--- SUPPLIED RECORDS ---
:::::
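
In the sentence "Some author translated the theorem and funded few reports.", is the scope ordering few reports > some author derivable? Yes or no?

No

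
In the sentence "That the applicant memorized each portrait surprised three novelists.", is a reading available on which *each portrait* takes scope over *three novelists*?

No

The DP *each portrait* is contained in the sentential subject *that the applicant memorized each portrait*.
The subject-island constraint blocks QR out of a clausal subject.
*each portrait* is confined to the island and cannot take scope over *three novelists*.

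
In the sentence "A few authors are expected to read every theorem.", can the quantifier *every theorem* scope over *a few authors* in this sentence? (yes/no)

Yes

*every theorem* is the object of the infinitival complement of a raising predicate; raising infinitives are transparent for QR, so the two DPs are in effect clausemates.
QR within a single clause is free, so the lower quantifier may take scope over the higher one.
The sentence is scopally ambiguous between *a few authors* > *every theorem* and *every theorem* > *a few authors*.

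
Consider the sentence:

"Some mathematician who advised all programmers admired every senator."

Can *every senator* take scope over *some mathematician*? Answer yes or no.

Yes

*every senator* sits in the matrix clause, not in the relative clause on *some mathematician*.
Nothing blocks QR of the lower DP to a position above the higher one, so inverse scope is available.
The sentence is scopally ambiguous between *some mathematician* > *every senator* and *every senator* > *some mathematician*.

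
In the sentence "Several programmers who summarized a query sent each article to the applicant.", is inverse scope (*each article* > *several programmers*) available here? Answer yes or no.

Yes

The relative clause *who summarized a query* modifies *several programmers*, but *each article* is not inside that relative clause — it is an argument of the matrix verb.
No island intervenes, so both surface and inverse scope are derivable.
The sentence is scopally ambiguous between *several programmers* > *each article* and *each article* > *several programmers*.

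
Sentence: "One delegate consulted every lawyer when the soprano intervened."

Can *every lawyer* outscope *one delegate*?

Yes

Neither queried DP is inside the adjunct, so the adjunct-island constraint does not apply.
Clause-internal QR can adjoin the lower DP above the subject, yielding the inverse reading.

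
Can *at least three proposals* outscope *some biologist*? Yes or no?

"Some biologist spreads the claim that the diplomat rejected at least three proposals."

No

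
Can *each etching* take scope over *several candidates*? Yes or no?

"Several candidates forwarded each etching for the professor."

*each etching* and *several candidates* are in the same minimal clause.
Since no island is crossed, the inverse ordering is licensed alongside surface scope.

Yes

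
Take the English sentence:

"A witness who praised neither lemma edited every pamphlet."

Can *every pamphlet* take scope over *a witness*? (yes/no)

The RC *who praised neither lemma* is an island, but *every pamphlet* is not inside it — it is the matrix object, a clausemate of *a witness*.
With no island boundary between them, the object can take inverse scope over the subject via ordinary QR within the clause.

Yes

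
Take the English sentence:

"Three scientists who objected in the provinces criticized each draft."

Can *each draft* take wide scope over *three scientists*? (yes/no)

Yes

*each draft* is a matrix argument; only *three scientists* is modified by the relative clause *who objected in the provinces*, so the RC island is irrelevant to the target quantifier.
Nothing blocks QR of the lower DP to a position above the higher one, so inverse scope is available.
The sentence is scopally ambiguous between *three scientists* > *each draft* and *each draft* > *three scientists*.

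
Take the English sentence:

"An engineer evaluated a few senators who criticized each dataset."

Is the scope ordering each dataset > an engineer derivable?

No

*each dataset* occurs within the relative clause *who criticized each dataset* modifying *a few senators*.
Relative clauses block scope extraction: QR cannot target a position outside the modified NP.
So *each dataset* cannot raise to a position above *an engineer*.
(Only the surface reading survives: one fixed engineer with respect to all the relevant datasets.)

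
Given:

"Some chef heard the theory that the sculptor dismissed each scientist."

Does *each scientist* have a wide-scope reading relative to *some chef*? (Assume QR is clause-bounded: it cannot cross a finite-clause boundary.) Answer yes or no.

No

*each scientist* occurs within the complex NP *the theory that the sculptor dismissed each scientist*.
A that-clause complement to a noun is an island; QR cannot cross the NP boundary.
*each scientist* > *some chef* would require crossing that boundary, which is illicit.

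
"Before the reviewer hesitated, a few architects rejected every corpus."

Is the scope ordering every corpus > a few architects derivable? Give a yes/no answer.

Yes

*every corpus* is a matrix argument; the adjunct is an island but the target quantifier is outside it.
Since no island is crossed, the inverse ordering is licensed alongside surface scope.
The sentence is scopally ambiguous between *a few architects* > *every corpus* and *every corpus* > *a few architects*.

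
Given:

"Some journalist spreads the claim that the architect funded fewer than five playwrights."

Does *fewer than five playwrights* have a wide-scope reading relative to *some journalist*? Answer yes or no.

*fewer than five playwrights* sits inside the complex NP *the claim that the architect funded fewer than five playwrights*.
The complex NP is opaque for QR — the quantifier is frozen inside the noun's complement.
Hence only narrow scope for *fewer than five playwrights* (under *some journalist*) survives.

No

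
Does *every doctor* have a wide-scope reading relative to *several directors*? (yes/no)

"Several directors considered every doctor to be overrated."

Yes

ECM infinitives lack a CP barrier, so *every doctor* can QR over the matrix subject *several directors*.
No island intervenes, so both surface and inverse scope are derivable.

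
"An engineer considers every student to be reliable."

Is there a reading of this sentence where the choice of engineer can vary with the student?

This is the *every student* > *an engineer* reading.
*every student* is the subject of an ECM infinitive — the infinitival complement of an ECM verb is not a scope island, so *every student* can raise into the matrix clause.
QR within a single clause is free, so the lower quantifier may take scope over the higher one.
The sentence is scopally ambiguous between *an engineer* > *every student* and *every student* > *an engineer*.

Yes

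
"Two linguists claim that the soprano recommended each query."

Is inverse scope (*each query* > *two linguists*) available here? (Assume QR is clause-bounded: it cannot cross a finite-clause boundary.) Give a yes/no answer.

The DP *each query* is contained in the finite complement clause *that the soprano recommended each query*.
Given the clause-boundedness assumption, QR cannot cross the finite CP into the matrix.
There is no licit LF on which *each query* c-commands *two linguists*.

No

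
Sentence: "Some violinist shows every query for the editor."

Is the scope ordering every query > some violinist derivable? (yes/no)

Yes

*every query* and *some violinist* are in the same minimal clause.
With no island boundary between them, the object can take inverse scope over the subject via ordinary QR within the clause.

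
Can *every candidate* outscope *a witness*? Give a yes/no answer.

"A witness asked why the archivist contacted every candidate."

The target quantifier *every candidate* is part of the embedded question *why the archivist contacted every candidate*.
Embedded questions are wh-islands: a quantifier inside an indirect question cannot QR into the matrix clause.
*every candidate* > *a witness* would require crossing that boundary, which is illicit.

No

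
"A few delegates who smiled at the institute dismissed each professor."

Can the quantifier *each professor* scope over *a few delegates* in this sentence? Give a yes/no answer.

The relative clause *who smiled at the institute* modifies *a few delegates*, but *each professor* is not inside that relative clause — it is an argument of the matrix verb.
Nothing blocks QR of the lower DP to a position above the higher one, so inverse scope is available.
Both orderings are possible: *a few delegates* > *each professor* and *each professor* > *a few delegates*.

Yes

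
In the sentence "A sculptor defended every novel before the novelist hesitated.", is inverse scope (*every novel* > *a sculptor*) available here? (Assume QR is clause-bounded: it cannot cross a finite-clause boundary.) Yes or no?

The adjunct island is irrelevant here — *every novel* and *a sculptor* are both in the matrix clause.
No island intervenes, so both surface and inverse scope are derivable.
So *every novel* > *a sculptor* is among the available readings.

Yes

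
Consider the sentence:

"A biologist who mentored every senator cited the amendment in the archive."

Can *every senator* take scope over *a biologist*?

*every senator* is embedded in the relative clause *who mentored every senator*.
Relative clauses are scope islands: a quantifier cannot QR out of a relative clause to take scope in the matrix clause.
There is no licit LF on which *every senator* c-commands *a biologist*.
(Only the surface reading survives: one fixed biologist with respect to all the relevant senators.)

No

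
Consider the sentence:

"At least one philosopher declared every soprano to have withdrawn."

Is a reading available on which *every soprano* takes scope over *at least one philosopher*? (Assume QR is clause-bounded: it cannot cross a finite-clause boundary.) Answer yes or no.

Yes

*every soprano* is an ECM subject; ECM complements are not islands, and the embedded quantifier may take matrix scope.
No island intervenes, so both surface and inverse scope are derivable.
So *every soprano* > *at least one philosopher* is among the available readings.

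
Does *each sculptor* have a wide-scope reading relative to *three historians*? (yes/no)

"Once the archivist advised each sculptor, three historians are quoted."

The target quantifier *each sculptor* is part of the adjunct clause *once the archivist advised each sculptor*.
Adverbial clauses are not L-marked, so they are barriers for QR — the quantifier cannot escape the adjunct.
So the wide-scope reading for *each sculptor* is blocked.

No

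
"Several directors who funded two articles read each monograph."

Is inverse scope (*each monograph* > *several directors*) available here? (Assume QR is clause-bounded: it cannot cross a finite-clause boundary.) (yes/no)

Yes

The RC *who funded two articles* is an island, but *each monograph* is not inside it — it is the matrix object, a clausemate of *several directors*.
No island intervenes, so both surface and inverse scope are derivable.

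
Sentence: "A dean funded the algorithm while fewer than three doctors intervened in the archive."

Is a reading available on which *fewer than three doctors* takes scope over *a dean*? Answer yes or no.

No

The DP *fewer than three doctors* is contained in the adjunct clause *while fewer than three doctors intervened in the archive*.
Since the clause is an adjunct (not a complement), the Adjunct Condition blocks QR across its edge.
So *fewer than three doctors* cannot raise high enough to outscope *a dean*; only the surface ordering *a dean* > *fewer than three doctors* is available.
(Only the surface reading survives: one fixed dean with respect to all the relevant doctors.)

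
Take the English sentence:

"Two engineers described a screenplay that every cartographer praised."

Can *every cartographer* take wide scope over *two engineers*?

The target quantifier *every cartographer* is part of the relative clause *that every cartographer praised* modifying *a screenplay*.
QR out of a relative clause is ruled out by the relative-clause island constraint.
Hence only narrow scope for *every cartographer* (under *two engineers*) survives.

No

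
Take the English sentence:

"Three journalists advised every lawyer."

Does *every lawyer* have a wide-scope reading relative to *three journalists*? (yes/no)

*every lawyer* is the matrix object and *three journalists* the matrix subject; the two are clausemates.
Nothing blocks QR of the lower DP to a position above the higher one, so inverse scope is available.
The sentence is scopally ambiguous between *three journalists* > *every lawyer* and *every lawyer* > *three journalists*.

Yes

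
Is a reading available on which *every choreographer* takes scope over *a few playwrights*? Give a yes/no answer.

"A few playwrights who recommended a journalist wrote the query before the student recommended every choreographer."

No

The DP *every choreographer* is contained in the adjunct clause *before the student recommended every choreographer*.
Adverbial clauses are not L-marked, so they are barriers for QR — the quantifier cannot escape the adjunct.
*every choreographer* > *a few playwrights* would require crossing that boundary, which is illicit.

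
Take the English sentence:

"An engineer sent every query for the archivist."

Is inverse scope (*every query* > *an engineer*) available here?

Both DPs are arguments of the same predicate; there is no clause or island boundary between them.
Ordinary QR to a clause-peripheral position gives the wide-scope LF for the lower DP.
The sentence is scopally ambiguous between *an engineer* > *every query* and *every query* > *an engineer*.

Yes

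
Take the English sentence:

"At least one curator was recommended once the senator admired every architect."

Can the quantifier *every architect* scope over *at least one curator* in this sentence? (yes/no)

The target quantifier *every architect* is part of the adjunct clause *once the senator admired every architect*.
Since the clause is an adjunct (not a complement), the Adjunct Condition blocks QR across its edge.
Hence only narrow scope for *every architect* (under *at least one curator*) survives.

No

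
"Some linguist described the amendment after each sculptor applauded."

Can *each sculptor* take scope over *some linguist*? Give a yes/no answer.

*each sculptor* sits inside the adjunct clause *after each sculptor applauded*.
Adjunct clauses are scope islands: a quantifier inside an adjunct cannot raise into the matrix clause.
The inverse ordering *each sculptor* > *some linguist* is therefore underivable.

No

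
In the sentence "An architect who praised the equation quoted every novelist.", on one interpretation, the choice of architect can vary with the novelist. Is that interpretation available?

Yes

This is the *every novelist* > *an architect* reading.
The RC *who praised the equation* is an island, but *every novelist* is not inside it — it is the matrix object, a clausemate of *an architect*.
No island intervenes, so both surface and inverse scope are derivable.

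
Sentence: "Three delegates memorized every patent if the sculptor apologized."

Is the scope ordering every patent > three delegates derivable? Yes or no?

Yes

The adjunct clause does not contain *every patent*, which is the matrix object.
Nothing blocks QR of the lower DP to a position above the higher one, so inverse scope is available.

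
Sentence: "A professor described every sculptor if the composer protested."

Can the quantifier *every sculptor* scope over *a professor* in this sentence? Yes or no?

Yes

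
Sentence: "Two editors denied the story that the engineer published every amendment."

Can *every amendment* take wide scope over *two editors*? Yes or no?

No

Structurally, *every amendment* is inside the complex NP *the story that the engineer published every amendment*.
A that-clause complement to a noun is an island; QR cannot cross the NP boundary.
The inverse ordering *every amendment* > *two editors* is therefore underivable.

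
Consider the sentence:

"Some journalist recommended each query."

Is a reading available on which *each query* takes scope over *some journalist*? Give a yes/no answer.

Yes

Both DPs are arguments of the same predicate; there is no clause or island boundary between them.
Clause-internal QR can adjoin the lower DP above the subject, yielding the inverse reading.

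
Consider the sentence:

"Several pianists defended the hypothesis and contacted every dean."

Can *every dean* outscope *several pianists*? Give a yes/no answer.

No

*every dean* occurs within one conjunct of the coordinate structure (*contacted every dean*).
Asymmetric QR out of one conjunct violates the Coordinate Structure Constraint.
*every dean* is confined to the island and cannot take scope over *several pianists*.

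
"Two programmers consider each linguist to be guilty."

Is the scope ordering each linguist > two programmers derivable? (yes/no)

The ECM infinitive is scope-transparent — *each linguist* is free to raise above *two programmers*.
No island intervenes, so both surface and inverse scope are derivable.
Both orderings are possible: *two programmers* > *each linguist* and *each linguist* > *two programmers*.

Yes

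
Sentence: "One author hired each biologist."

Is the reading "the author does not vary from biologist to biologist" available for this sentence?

That reading corresponds to *one author* > *each biologist*.
That is the surface-scope ordering, which is always one of the available readings — island constraints only ever restrict inverse scope.

Yes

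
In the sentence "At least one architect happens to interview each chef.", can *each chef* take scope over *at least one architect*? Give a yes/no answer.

Yes

Raising constructions are monoclausal for scope purposes; *each chef* is not separated from *at least one architect* by any island.
Ordinary QR to a clause-peripheral position gives the wide-scope LF for the lower DP.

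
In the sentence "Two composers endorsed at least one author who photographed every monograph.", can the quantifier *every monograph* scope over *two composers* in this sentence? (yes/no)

*every monograph* is embedded in the relative clause *who photographed every monograph* modifying *at least one author*.
QR out of a relative clause is ruled out by the relative-clause island constraint.
There is no licit LF on which *every monograph* c-commands *two composers*.

No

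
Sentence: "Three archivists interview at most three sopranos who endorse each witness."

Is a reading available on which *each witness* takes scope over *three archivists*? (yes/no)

The target quantifier *each witness* is part of the relative clause *who endorse each witness* modifying *at most three sopranos*.
Relative clauses are scope islands: a quantifier cannot QR out of a relative clause to take scope in the matrix clause.
So *each witness* cannot raise high enough to outscope *three archivists*; only the surface ordering *three archivists* > *each witness* is available.

No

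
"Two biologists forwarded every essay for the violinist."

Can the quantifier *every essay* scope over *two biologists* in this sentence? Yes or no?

Yes

*every essay* and *two biologists* are in the same minimal clause.
Since no island is crossed, the inverse ordering is licensed alongside surface scope.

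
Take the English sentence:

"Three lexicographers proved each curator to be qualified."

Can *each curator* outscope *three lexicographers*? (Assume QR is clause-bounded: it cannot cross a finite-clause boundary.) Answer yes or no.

The ECM infinitive is scope-transparent — *each curator* is free to raise above *three lexicographers*.
Since no island is crossed, the inverse ordering is licensed alongside surface scope.
So *each curator* > *three lexicographers* is among the available readings.

Yes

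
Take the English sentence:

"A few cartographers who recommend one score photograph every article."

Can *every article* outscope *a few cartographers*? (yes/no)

The relative clause *who recommend one score* modifies *a few cartographers*, but *every article* is not inside that relative clause — it is an argument of the matrix verb.
With no island boundary between them, the object can take inverse scope over the subject via ordinary QR within the clause.

Yes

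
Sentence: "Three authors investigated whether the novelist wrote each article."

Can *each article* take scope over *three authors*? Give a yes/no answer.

No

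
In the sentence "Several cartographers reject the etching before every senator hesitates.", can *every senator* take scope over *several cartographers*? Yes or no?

No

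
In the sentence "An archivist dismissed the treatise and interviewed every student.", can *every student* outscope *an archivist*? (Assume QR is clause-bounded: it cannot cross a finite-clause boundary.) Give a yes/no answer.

No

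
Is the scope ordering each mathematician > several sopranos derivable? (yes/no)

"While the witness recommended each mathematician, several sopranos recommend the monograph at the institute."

No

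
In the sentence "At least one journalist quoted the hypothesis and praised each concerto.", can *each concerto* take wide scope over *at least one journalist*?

No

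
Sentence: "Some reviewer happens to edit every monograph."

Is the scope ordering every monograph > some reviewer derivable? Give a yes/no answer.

Yes

Raising constructions are monoclausal for scope purposes; *every monograph* is not separated from *some reviewer* by any island.
Clause-internal QR can adjoin the lower DP above the subject, yielding the inverse reading.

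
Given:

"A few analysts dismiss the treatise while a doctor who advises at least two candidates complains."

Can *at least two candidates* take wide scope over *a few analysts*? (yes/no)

No

The target quantifier *at least two candidates* is part of the relative clause *who advises at least two candidates*, which is itself inside the adjunct *while a doctor who advises at least two candidates complains*.
Both the relative clause and the enclosing adjunct are scope islands; QR cannot cross either.
*at least two candidates* > *a few analysts* would require crossing that boundary, which is illicit.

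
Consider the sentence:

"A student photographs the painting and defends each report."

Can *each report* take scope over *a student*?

The DP *each report* is contained in one conjunct of the coordinate structure (*defends each report*).
The Coordinate Structure Constraint blocks movement (including QR) out of a single conjunct.
The inverse ordering *each report* > *a student* is therefore underivable.

No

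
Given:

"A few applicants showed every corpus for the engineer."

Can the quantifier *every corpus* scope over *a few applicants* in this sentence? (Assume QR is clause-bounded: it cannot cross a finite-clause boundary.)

*every corpus* and *a few applicants* are in the same minimal clause.
Since no island is crossed, the inverse ordering is licensed alongside surface scope.
So *every corpus* > *a few applicants* is among the available readings.

Yes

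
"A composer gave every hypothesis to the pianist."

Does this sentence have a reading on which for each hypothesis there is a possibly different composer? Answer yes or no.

The paraphrase describes the scope ordering *every hypothesis* > *a composer*.
*a composer* and *every hypothesis* are co-arguments of the matrix verb, with nothing but a clause-internal boundary between them.
Nothing blocks QR of the lower DP to a position above the higher one, so inverse scope is available.

Yes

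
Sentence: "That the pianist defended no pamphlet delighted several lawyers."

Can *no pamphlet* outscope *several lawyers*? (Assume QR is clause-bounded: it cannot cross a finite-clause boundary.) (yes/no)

No

*no pamphlet* occurs within the sentential subject *that the pianist defended no pamphlet*.
Subjects — clausal subjects included — are islands for extraction, and QR is no exception.
The ordering *no pamphlet* > *several lawyers* is therefore underivable.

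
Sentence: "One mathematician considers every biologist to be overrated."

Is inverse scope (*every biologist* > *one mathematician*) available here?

Yes

*every biologist* is the subject of an ECM infinitive — the infinitival complement of an ECM verb is not a scope island, so *every biologist* can raise into the matrix clause.
QR within a single clause is free, so the lower quantifier may take scope over the higher one.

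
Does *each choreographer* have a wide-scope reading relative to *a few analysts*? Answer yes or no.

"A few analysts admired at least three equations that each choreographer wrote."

No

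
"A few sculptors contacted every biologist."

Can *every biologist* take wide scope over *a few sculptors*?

Yes

*a few sculptors* and *every biologist* are co-arguments of the matrix verb, with nothing but a clause-internal boundary between them.
Since no island is crossed, the inverse ordering is licensed alongside surface scope.
So *every biologist* > *a few sculptors* is among the available readings.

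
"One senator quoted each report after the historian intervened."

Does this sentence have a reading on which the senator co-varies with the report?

Yes

The paraphrase describes the scope ordering *each report* > *one senator*.
Although there is an adjunct clause, *each report* is in the main clause, not inside the adjunct.
No island intervenes, so both surface and inverse scope are derivable.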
:::::
--- EXERCISE AIM ---
Check the data line by line and report how many lines contain "considers" as a word or string, giving nothing besides the number.

--- WRITTEN RESPONSE ---
2